> **WHAT TO PRODUCE**
Output exactly what appears from the line containing "A climbing anchor is in static" to the end of the data below, and nothing more.
%%
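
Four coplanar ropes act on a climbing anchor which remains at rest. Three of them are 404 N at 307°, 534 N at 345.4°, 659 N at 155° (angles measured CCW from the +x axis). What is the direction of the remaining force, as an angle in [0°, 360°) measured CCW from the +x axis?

Sum the known components: ΣF_x = 162.6 N, ΣF_y = -178.7 N.
For equilibrium the remaining force must supply (−ΣF_x, −ΣF_y) = (-162.6, 178.7) N.
Magnitude = √((-162.6)² + (178.7)²) = 241.7 N; direction = atan2(178.7, -162.6) = 132.3°.

θ ≈ 132°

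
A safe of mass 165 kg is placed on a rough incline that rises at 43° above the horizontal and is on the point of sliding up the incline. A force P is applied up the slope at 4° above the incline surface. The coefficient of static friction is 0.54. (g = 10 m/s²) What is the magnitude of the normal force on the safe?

N ≈ 1090 N

On the verge of sliding up the incline, friction equals μN and acts down the slope.
Perpendicular: N + P sin 4° = W cos 43° = 1207 N.
Along incline: P cos 4° = W sin 43° + μN  with W sin 43° = 1125 N.
Solving the pair for P and N: P = 1716 N, N = 1087 N (and f = μN = 587 N).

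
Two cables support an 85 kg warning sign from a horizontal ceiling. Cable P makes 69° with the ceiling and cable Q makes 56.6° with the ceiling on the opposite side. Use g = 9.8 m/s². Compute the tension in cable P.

T_P ≈ 564 N

Weight W = 85 × 9.8 = 833 N acts straight down.
Horizontal: T_P cos 69° = T_Q cos 56.6°  →  T_Q = 0.651 T_P.
Vertical: T_P sin 69° + T_Q sin 56.6° = 833.
Substituting the horizontal relation into the vertical equation gives 1.477 T_P = 833, so T_P = 564 N.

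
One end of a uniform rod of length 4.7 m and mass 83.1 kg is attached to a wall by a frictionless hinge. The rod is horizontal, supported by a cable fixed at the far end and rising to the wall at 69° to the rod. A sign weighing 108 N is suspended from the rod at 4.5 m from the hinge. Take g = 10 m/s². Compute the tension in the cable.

T ≈ 556 N

Take torques about the hinge: T sin 69° · 4.7 = 83.1×10×2.35 + 108×4.5 = 2438.9 N·m.
So T = 2438.9 / (0.9336 × 4.7) = 555.82 N.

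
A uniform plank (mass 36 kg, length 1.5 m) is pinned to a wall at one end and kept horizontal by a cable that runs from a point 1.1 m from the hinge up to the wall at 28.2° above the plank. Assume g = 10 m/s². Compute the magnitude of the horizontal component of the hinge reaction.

Take torques about the hinge: T sin 28.2° · 1.1 = 36×10×0.75 = 270 N·m.
So T = 270 / (0.4726 × 1.1) = 519.42 N.
ΣF_x = 0: H_x = T cos 28.2° = 457.77 N.

H_x ≈ 458 N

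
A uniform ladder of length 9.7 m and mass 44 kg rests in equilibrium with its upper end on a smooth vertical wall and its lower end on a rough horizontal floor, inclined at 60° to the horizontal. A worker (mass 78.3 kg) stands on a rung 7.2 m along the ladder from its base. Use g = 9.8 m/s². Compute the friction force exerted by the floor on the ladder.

f ≈ 453 N

Torques about the foot: N_wall · 9.7 sin 60° = 44×9.8×4.85 cos 60° + 78.3×9.8×7.2 cos 60° → N_wall = 453.32 N.
ΣF_x = 0: f_floor = N_wall = 453.32 N.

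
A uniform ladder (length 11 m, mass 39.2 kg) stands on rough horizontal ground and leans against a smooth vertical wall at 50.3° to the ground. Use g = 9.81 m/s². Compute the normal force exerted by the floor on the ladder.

ΣF_y = 0: N_floor = 39.2×9.81 = 384.55 N.

N_floor ≈ 385 N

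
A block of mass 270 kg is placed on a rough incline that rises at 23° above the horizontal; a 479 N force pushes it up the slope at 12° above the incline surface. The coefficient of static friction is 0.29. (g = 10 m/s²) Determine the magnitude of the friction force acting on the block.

f ≈ 586 N

Axes along / perpendicular to the incline. W sin 23° = 1055 N down-slope; W cos 23° = 2485 N into the surface.
Perpendicular: N = W cos 23° − P sin 12° = 2485 − 99.59 = 2386 N.
Along incline: P cos 12° + f = W sin 23° (friction acts up-slope) → f = 1055 − 468.5 = 586.4 N.
|f| = 586.4 N ≤ μN = 691.9 N, so the block is indeed static.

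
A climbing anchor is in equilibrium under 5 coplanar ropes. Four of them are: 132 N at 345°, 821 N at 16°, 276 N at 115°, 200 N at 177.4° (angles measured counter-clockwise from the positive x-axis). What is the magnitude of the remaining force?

F ≈ 751 N

Sum the known components: ΣF_x = 600.3 N, ΣF_y = 451.3 N.
For equilibrium the remaining force must supply (−ΣF_x, −ΣF_y) = (-600.3, -451.3) N.
Magnitude = √((-600.3)² + (-451.3)²) = 751 N; direction = atan2(-451.3, -600.3) = 216.9°.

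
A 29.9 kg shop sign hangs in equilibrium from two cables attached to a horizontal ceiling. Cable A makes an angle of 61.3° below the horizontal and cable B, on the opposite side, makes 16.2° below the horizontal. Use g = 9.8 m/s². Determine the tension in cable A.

Weight W = 29.9 × 9.8 = 293 N acts straight down.
Horizontal: T_A cos 61.3° = T_B cos 16.2°  →  T_B = 0.5001 T_A.
Vertical: T_A sin 61.3° + T_B sin 16.2° = 293.
Substituting the horizontal relation into the vertical equation gives 1.017 T_A = 293, so T_A = 288.2 N.

T_A ≈ 288 N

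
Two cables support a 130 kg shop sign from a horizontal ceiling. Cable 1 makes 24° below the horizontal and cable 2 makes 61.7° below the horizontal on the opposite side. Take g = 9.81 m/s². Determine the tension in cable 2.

Weight W = 130 × 9.81 = 1275 N acts straight down.
Horizontal: T_1 cos 24° = T_2 cos 61.7°  →  T_1 = 0.519 T_2.
Vertical: T_1 sin 24° + T_2 sin 61.7° = 1275.
Substituting the horizontal relation into the vertical equation gives 1.092 T_2 = 1275, so T_2 = 1168 N.

T_2 ≈ 1170 N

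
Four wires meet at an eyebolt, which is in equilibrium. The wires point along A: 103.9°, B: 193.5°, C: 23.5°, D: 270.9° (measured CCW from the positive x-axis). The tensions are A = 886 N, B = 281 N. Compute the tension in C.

Resolve: ΣF_x = 886 cos 103.9° + 281 cos 193.5° + T_C cos 23.5° + T_D cos 270.9° = 0.
        ΣF_y = 886 sin 103.9° + 281 sin 193.5° + T_C sin 23.5° + T_D sin 270.9° = 0.
The known terms sum to (-486.1, 794.5) N, so 0.9171 T_C + 0.0157 T_D = 486.1 and 0.3987 T_C − 0.9999 T_D = -794.5.
Solving simultaneously: T_C = 512.9 N, T_D = 999.1 N.

T_C ≈ 513 N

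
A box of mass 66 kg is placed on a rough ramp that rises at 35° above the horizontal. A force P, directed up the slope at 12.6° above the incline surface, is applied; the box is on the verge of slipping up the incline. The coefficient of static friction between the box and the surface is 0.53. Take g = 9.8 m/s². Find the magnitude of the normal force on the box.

N ≈ 400 N

On the verge of sliding up the incline, friction equals μN and acts down the slope.
Perpendicular: N + P sin 12.6° = W cos 35° = 529.8 N.
Along incline: P cos 12.6° = W sin 35° + μN  with W sin 35° = 371 N.
Solving the pair for P and N: P = 597.1 N, N = 399.6 N (and f = μN = 211.8 N).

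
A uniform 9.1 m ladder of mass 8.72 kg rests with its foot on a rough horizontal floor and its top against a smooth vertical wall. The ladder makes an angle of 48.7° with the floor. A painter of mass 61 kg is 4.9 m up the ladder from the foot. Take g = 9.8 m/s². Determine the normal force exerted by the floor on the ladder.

N_floor ≈ 683 N

ΣF_y = 0: N_floor = 8.72×9.8 + 61×9.8 = 683.26 N.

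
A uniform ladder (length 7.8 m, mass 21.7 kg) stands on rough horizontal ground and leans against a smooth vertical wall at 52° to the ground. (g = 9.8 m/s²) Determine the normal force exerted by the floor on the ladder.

ΣF_y = 0: N_floor = 21.7×9.8 = 212.66 N.

N_floor ≈ 213 N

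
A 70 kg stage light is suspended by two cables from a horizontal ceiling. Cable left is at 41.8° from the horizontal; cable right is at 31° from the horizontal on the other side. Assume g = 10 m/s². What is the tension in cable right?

T_right ≈ 546 N

Weight W = 70 × 10 = 700 N acts straight down.
Horizontal: T_left cos 41.8° = T_right cos 31°  →  T_left = 1.15 T_right.
Vertical: T_left sin 41.8° + T_right sin 31° = 700.
Substituting the horizontal relation into the vertical equation gives 1.281 T_right = 700, so T_right = 546.3 N.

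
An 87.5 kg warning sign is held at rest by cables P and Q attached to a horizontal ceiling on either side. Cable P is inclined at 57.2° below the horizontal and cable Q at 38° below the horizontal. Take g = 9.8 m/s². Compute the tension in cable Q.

T_Q ≈ 466 N

Weight W = 87.5 × 9.8 = 857.5 N acts straight down.
Horizontal: T_P cos 57.2° = T_Q cos 38°  →  T_P = 1.455 T_Q.
Vertical: T_P sin 57.2° + T_Q sin 38° = 857.5.
Substituting the horizontal relation into the vertical equation gives 1.838 T_Q = 857.5, so T_Q = 466.4 N.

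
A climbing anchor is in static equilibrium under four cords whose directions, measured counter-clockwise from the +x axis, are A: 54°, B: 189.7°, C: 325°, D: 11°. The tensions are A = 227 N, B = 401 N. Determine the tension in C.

Resolve: ΣF_x = 227 cos 54° + 401 cos 189.7° + T_C cos 325° + T_D cos 11° = 0.
        ΣF_y = 227 sin 54° + 401 sin 189.7° + T_C sin 325° + T_D sin 11° = 0.
The known terms sum to (-261.8, 116.1) N, so 0.8192 T_C + 0.9816 T_D = 261.8 and -0.5736 T_C + 0.1908 T_D = -116.1.
Solving simultaneously: T_C = 227.9 N, T_D = 76.59 N.

T_C ≈ 228 N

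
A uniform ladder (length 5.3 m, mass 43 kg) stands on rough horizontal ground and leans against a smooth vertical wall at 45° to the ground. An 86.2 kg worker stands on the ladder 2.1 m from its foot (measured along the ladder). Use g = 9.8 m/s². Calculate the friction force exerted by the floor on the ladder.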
%%
> **TASK SOLUTION**
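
A climbing anchor is in static equilibrium under four cords whose directions, measured counter-clockwise from the +x axis, are A: 54°, B: 189.7°, C: 325°, D: 11°. The tensions are A = 227 N, B = 401 N. Determine the tension in C.

Resolve: ΣF_x = 227 cos 54° + 401 cos 189.7° + T_C cos 325° + T_D cos 11° = 0.
        ΣF_y = 227 sin 54° + 401 sin 189.7° + T_C sin 325° + T_D sin 11° = 0.
The known terms sum to (-261.8, 116.1) N, so 0.8192 T_C + 0.9816 T_D = 261.8 and -0.5736 T_C + 0.1908 T_D = -116.1.
Solving simultaneously: T_C = 227.9 N, T_D = 76.59 N.

T_C ≈ 228 N

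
A uniform ladder (length 5.3 m, mass 43 kg) stands on rough horizontal ground and leans against a smooth vertical wall at 45° to the ground. An 86.2 kg worker stands on the ladder 2.1 m from its foot (measured along the ladder). Use g = 9.8 m/s². Calculate the friction force exerted by the floor on the ladder.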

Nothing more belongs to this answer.